=== Section Start ===

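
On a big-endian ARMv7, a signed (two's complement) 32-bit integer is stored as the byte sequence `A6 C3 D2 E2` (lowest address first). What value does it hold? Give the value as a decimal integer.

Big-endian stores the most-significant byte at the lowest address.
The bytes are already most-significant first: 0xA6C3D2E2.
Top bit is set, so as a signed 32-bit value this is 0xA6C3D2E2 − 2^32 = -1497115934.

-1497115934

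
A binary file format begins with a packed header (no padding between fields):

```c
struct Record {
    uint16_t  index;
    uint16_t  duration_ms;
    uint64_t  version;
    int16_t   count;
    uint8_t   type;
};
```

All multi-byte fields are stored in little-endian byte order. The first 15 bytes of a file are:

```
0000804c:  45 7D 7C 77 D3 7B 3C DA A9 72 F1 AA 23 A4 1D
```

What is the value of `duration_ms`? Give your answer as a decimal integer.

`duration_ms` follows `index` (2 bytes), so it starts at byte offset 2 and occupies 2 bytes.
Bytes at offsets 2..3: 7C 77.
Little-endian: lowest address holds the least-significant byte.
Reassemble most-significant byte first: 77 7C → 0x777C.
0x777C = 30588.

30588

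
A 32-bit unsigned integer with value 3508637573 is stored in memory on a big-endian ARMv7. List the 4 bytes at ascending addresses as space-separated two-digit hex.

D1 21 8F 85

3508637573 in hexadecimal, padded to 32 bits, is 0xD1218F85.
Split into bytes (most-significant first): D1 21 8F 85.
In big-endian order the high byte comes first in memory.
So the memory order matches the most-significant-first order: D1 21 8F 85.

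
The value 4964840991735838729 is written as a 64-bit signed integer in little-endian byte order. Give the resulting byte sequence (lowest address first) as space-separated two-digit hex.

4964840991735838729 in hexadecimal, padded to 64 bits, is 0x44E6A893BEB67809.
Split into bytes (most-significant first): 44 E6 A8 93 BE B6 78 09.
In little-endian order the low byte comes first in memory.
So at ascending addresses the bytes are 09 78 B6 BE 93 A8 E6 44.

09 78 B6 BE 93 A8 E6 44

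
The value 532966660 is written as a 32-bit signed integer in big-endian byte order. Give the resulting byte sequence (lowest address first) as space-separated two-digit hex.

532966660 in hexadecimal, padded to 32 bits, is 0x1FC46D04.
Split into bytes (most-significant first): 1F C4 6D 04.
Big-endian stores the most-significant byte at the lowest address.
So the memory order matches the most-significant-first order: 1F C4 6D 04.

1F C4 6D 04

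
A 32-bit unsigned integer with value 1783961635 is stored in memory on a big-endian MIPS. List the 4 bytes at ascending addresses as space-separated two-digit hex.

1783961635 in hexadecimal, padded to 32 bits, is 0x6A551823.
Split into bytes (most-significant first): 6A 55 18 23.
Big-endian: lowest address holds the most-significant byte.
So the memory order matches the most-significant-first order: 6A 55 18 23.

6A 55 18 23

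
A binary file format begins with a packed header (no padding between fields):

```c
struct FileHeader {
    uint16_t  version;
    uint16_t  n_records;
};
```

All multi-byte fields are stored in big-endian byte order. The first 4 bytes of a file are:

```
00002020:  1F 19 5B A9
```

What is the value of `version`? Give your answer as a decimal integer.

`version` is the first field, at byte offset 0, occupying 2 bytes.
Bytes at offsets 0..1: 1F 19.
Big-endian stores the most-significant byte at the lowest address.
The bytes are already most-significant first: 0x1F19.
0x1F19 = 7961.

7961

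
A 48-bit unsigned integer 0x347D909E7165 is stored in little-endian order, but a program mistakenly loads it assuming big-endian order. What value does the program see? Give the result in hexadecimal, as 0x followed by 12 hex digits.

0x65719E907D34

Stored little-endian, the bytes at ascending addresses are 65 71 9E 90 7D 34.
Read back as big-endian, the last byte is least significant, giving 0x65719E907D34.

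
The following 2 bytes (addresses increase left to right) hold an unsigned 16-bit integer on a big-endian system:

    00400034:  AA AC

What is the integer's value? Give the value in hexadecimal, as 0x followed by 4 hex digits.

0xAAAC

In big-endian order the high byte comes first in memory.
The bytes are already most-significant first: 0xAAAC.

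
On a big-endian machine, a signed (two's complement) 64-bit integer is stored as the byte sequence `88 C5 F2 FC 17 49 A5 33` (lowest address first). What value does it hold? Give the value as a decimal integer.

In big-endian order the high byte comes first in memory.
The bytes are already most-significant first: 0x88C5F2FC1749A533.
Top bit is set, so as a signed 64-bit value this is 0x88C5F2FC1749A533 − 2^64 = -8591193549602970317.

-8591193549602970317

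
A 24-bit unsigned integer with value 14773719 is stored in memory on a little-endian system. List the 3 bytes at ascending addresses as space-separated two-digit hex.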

=== Section End ===

> **EXERCISE AIM**
Would you reproduce the material above in full, exactly as given?

> **REPLY**
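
On a big-endian ARMv7, a signed (two's complement) 32-bit integer is stored as the byte sequence `A6 C3 D2 E2` (lowest address first). What value does it hold? Give the value as a decimal integer.

Big-endian stores the most-significant byte at the lowest address.
The bytes are already most-significant first: 0xA6C3D2E2.
Top bit is set, so as a signed 32-bit value this is 0xA6C3D2E2 − 2^32 = -1497115934.

-1497115934

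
A binary file format begins with a packed header (no padding between fields):

```c
struct Record {
    uint16_t  index;
    uint16_t  duration_ms;
    uint64_t  version;
    int16_t   count;
    uint8_t   type;
};
```

All multi-byte fields are stored in little-endian byte order. The first 15 bytes of a file are:

```
0000804c:  45 7D 7C 77 D3 7B 3C DA A9 72 F1 AA 23 A4 1D
```

What is the value of `duration_ms`? Give your answer as a decimal integer.

`duration_ms` follows `index` (2 bytes), so it starts at byte offset 2 and occupies 2 bytes.
Bytes at offsets 2..3: 7C 77.
Little-endian: lowest address holds the least-significant byte.
Reassemble most-significant byte first: 77 7C → 0x777C.
0x777C = 30588.

30588

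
A 32-bit unsigned integer with value 3508637573 is stored in memory on a big-endian ARMv7. List the 4 bytes at ascending addresses as space-separated two-digit hex.

D1 21 8F 85

3508637573 in hexadecimal, padded to 32 bits, is 0xD1218F85.
Split into bytes (most-significant first): D1 21 8F 85.
In big-endian order the high byte comes first in memory.
So the memory order matches the most-significant-first order: D1 21 8F 85.

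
The value 4964840991735838729 is written as a 64-bit signed integer in little-endian byte order. Give the resulting byte sequence (lowest address first) as space-separated two-digit hex.

4964840991735838729 in hexadecimal, padded to 64 bits, is 0x44E6A893BEB67809.
Split into bytes (most-significant first): 44 E6 A8 93 BE B6 78 09.
In little-endian order the low byte comes first in memory.
So at ascending addresses the bytes are 09 78 B6 BE 93 A8 E6 44.

09 78 B6 BE 93 A8 E6 44

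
The value 532966660 is written as a 32-bit signed integer in big-endian byte order. Give the resulting byte sequence (lowest address first) as space-separated two-digit hex.

532966660 in hexadecimal, padded to 32 bits, is 0x1FC46D04.
Split into bytes (most-significant first): 1F C4 6D 04.
Big-endian stores the most-significant byte at the lowest address.
So the memory order matches the most-significant-first order: 1F C4 6D 04.

1F C4 6D 04

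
A 32-bit unsigned integer with value 1783961635 is stored in memory on a big-endian MIPS. List the 4 bytes at ascending addresses as space-separated two-digit hex.

1783961635 in hexadecimal, padded to 32 bits, is 0x6A551823.
Split into bytes (most-significant first): 6A 55 18 23.
Big-endian: lowest address holds the most-significant byte.
So the memory order matches the most-significant-first order: 6A 55 18 23.

6A 55 18 23

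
A binary file format begins with a packed header (no padding between fields):

```c
struct FileHeader {
    uint16_t  version;
    uint16_t  n_records;
};
```

All multi-byte fields are stored in big-endian byte order. The first 4 bytes of a file are:

```
00002020:  1F 19 5B A9
```

What is the value of `version`? Give your answer as a decimal integer.

`version` is the first field, at byte offset 0, occupying 2 bytes.
Bytes at offsets 0..1: 1F 19.
Big-endian stores the most-significant byte at the lowest address.
The bytes are already most-significant first: 0x1F19.
0x1F19 = 7961.

7961

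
A 48-bit unsigned integer 0x347D909E7165 is stored in little-endian order, but a program mistakenly loads it assuming big-endian order. What value does the program see? Give the result in hexadecimal, as 0x followed by 12 hex digits.

0x65719E907D34

Stored little-endian, the bytes at ascending addresses are 65 71 9E 90 7D 34.
Read back as big-endian, the last byte is least significant, giving 0x65719E907D34.

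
The following 2 bytes (addresses increase left to right) hold an unsigned 16-bit integer on a big-endian system:

    00400034:  AA AC

What is the integer's value? Give the value in hexadecimal, as 0x followed by 4 hex digits.

0xAAAC

In big-endian order the high byte comes first in memory.
The bytes are already most-significant first: 0xAAAC.

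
On a big-endian machine, a signed (two's complement) 64-bit integer is stored as the byte sequence `88 C5 F2 FC 17 49 A5 33` (lowest address first). What value does it hold? Give the value as a decimal integer.

In big-endian order the high byte comes first in memory.
The bytes are already most-significant first: 0x88C5F2FC1749A533.
Top bit is set, so as a signed 64-bit value this is 0x88C5F2FC1749A533 − 2^64 = -8591193549602970317.

-8591193549602970317

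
A 24-bit unsigned integer with value 14773719 is stored in memory on a little-endian system. List the 3 bytes at ascending addresses as space-separated two-digit hex.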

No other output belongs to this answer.